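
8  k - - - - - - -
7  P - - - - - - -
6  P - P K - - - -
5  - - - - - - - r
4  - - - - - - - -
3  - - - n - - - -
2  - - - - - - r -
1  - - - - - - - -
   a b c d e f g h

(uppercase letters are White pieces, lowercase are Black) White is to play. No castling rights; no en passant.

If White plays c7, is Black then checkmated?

no

After c7: black king on a8; in check: no.
Black is not in check, so this cannot be checkmate.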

- **What the task requires**
Your answer should be the whole listing above, repeated exactly as it appears.

- **Task response**
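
8  k - - - - - - -
7  P - - - - - - -
6  P - P K - - - -
5  - - - - - - - r
4  - - - - - - - -
3  - - - n - - - -
2  - - - - - - r -
1  - - - - - - - -
   a b c d e f g h

(uppercase letters are White pieces, lowercase are Black) White is to play. No castling rights; no en passant.

If White plays c7, is Black then checkmated?

no

After c7: black king on a8; in check: no.
Black is not in check, so this cannot be checkmate.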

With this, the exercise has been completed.